Stored data entries
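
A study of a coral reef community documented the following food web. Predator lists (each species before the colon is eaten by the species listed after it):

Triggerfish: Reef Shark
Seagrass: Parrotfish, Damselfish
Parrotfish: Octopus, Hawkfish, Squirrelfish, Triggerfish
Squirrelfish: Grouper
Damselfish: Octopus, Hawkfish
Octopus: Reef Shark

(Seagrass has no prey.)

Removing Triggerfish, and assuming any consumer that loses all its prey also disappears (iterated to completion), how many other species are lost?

0

Remove Triggerfish.
Every predator of it retains at least one other prey: Reef Shark still has Octopus.
No consumer loses all prey, so no secondary extinctions occur.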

— WHAT THE TASK ASKS —
Copy out the entries. Change nothing.

— RESPONSE TO THE EXERCISE —
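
A study of a coral reef community documented the following food web. Predator lists (each species before the colon is eaten by the species listed after it):

Triggerfish: Reef Shark
Seagrass: Parrotfish, Damselfish
Parrotfish: Octopus, Hawkfish, Squirrelfish, Triggerfish
Squirrelfish: Grouper
Damselfish: Octopus, Hawkfish
Octopus: Reef Shark

(Seagrass has no prey.)

Removing Triggerfish, and assuming any consumer that loses all its prey also disappears (iterated to completion), how many other species are lost?

0

Remove Triggerfish.
Every predator of it retains at least one other prey: Reef Shark still has Octopus.
No consumer loses all prey, so no secondary extinctions occur.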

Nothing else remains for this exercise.